**Task to complete**
Each line from the one that contains "A logistics manager is tracking delivery windows: The" down to the last line of the material should be retyped exactly as it stands.

**Given records**
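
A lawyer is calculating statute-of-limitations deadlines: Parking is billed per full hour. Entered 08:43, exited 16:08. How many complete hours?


Start: 08:43
End: 16:08
Hour difference: 16 - 8 = 8 hours
Minute difference: 8 - 43 = -35 minutes
Total minutes: 445
Complete hours: 445 / 60 = 7 (remainder 25)

7


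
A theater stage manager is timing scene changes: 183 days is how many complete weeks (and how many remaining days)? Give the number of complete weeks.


Total days: 183
Days per week: 7
Division: 183 / 7 = 26 remainder 1
Complete weeks: 26
Remaining days: 1

26


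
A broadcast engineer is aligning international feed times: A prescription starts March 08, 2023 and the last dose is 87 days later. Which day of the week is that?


Start: 2023-03-08 (Wednesday)
Step 1 - find target date: add 87 days
  2023-03-08 + 87 days = 2023-06-03
Step 2 - day of week:
  87 mod 7 = 3
  Wednesday + 3 days -> Saturday
Result: Saturday (2023-06-03)

Saturday


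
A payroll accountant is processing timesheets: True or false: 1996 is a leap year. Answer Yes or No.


Year: 1996
Divisible by 4? 1996 / 4 = 499.0 -> Yes
Divisible by 100? 1996 / 100 = 19.96 -> No
Divisible by 4 but not 100, so it IS a leap year

Yes


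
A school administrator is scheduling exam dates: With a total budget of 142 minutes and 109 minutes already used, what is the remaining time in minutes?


Total budget: 142 minutes
Time used: 109 minutes
Remaining: 142 - 109 = 33 minutes
Percent used: 76.8%
Percent remaining: 23.2%

33


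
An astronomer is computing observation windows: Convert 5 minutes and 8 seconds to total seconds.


Minutes: 5
Extra seconds: 8
Seconds per minute: 60
Minutes to seconds: 5 x 60 = 300
Total: 300 + 8 = 308

308


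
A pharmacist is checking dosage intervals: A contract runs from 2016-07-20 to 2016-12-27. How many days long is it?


Start date: 2016-07-20
End date: 2016-12-27
Jul 2016: +12 days
Aug 2016: +31 days
Sep 2016: +30 days
... (3 more months)
Total: 160 days

160


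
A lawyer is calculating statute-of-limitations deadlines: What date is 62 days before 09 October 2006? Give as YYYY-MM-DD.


Start: 2006-10-09
Subtracting 62 days
Days already passed in October: 9
After going back through October: 53 more days to subtract
September 2006: 30 days, 23 remaining
August 2006 has 31 days, need 23
Result: 2006-08-08

2006-08-08


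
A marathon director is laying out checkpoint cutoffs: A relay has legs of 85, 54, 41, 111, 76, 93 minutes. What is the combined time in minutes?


Durations: 85, 54, 41, 111, 76, 93
Running sum: 85
+ 54 = 139
+ 41 = 180
+ 111 = 291
+ 76 = 367
+ 93 = 460
Total duration: 460 minutes
That is 7 hours and 40 minutes

460


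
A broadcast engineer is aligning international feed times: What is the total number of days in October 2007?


Month: October
Year: 2007
October is a 31-day month
Total: 31 days

31


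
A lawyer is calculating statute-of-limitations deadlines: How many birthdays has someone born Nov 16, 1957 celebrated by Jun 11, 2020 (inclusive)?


Birth: 1957-11-16
Reference: 2020-06-11
Year difference: 2020 - 1957 = 63
Has birthday (11-16) occurred by 06-11? No
Birthday not yet reached this year -> subtract 1
Age in full years: 62

62


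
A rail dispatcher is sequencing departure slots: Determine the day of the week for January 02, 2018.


Date: 2018-01-02
January 1, 2018 is a Monday
Day of year: 2
Offset from Jan 1: 1 days
1 mod 7 = 1
Result: Tuesday

Tuesday


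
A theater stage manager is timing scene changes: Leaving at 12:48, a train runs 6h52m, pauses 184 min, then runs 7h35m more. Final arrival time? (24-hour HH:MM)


Depart: 12:48
Leg 1: +412 min -> 19:40
Layover: +184 min -> 22:44
Leg 2: +455 min -> 06:19
Total travel: 1051 minutes = 17h 31m
Arrival: 06:19

06:19


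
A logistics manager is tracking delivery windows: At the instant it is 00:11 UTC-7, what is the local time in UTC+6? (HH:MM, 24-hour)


Local time: 00:11 at UTC-7 (offset -7h)
Target zone: UTC+6 (offset 6h)
Difference: 6 - (-7) = 13 hours
Calculation: 0 + (13) = 13
Result: 13:11

13:11


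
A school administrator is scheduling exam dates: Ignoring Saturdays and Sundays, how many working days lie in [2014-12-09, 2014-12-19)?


Start: 2014-12-09 (Tuesday)
End (exclusive): 2014-12-19 (Friday)
Total calendar days: 10
Full weeks: 10 // 7 = 1 -> 5 weekdays
Remaining 3 days starting on Tuesday:
  Tue(w), Wed(w), Thu(w) -> 3 weekdays
Total business days: 5 + 3 = 8

8


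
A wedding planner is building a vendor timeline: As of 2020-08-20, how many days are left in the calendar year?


Start: August 20, 2020
End: December 31, 2020
Days left in August: 11
September: 30
October: 31
November: 30
December: 31
Sum of remaining months: 122
Total: 11 + 122 = 133

133


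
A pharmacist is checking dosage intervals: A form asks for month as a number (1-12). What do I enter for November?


Calendar month order:
10. October
11. November <--
12. December
November is month number 11

11


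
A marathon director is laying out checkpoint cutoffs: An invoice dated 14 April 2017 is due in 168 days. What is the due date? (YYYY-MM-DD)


Start: 2017-04-14
Adding 168 days
Days remaining in April: 16
After April: 152 days still to add
May 2017: 31 days, 121 remaining
June 2017: 30 days, 91 remaining
July 2017: 31 days, 60 remaining
August 2017: 31 days, 29 remaining
Result: 2017-09-29

2017-09-29


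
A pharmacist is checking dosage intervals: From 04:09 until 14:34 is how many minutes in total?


Start time: 04:09 = 249 minutes from midnight
End time: 14:34 = 874 minutes from midnight
Difference: 874 - 249 = 625 minutes
That is 10 hours and 25 minutes

625


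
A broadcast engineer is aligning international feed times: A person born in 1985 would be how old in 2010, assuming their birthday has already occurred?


Birth year: 1985
Current year: 2010
Age = current year - birth year
Age = 2010 - 1985 = 25

25


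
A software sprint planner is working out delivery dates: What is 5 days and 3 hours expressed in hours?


Days: 5
Extra hours: 3
Hours per day: 24
Days to hours: 5 x 24 = 120
Total: 120 + 3 = 123

123


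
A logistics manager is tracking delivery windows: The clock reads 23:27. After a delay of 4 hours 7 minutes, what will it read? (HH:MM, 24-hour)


Start time: 23:27
Adding: 4 hours 7 minutes
Minutes: 27 + 7 = 34
Hours: 23 + 4 + 0 = 27
Hour wraparound: 27 mod 24 = 3
Result: 03:34

03:34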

**Response area**
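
A logistics manager is tracking delivery windows: The clock reads 23:27. After a delay of 4 hours 7 minutes, what will it read? (HH:MM, 24-hour)


Start time: 23:27
Adding: 4 hours 7 minutes
Minutes: 27 + 7 = 34
Hours: 23 + 4 + 0 = 27
Hour wraparound: 27 mod 24 = 3
Result: 03:34

03:34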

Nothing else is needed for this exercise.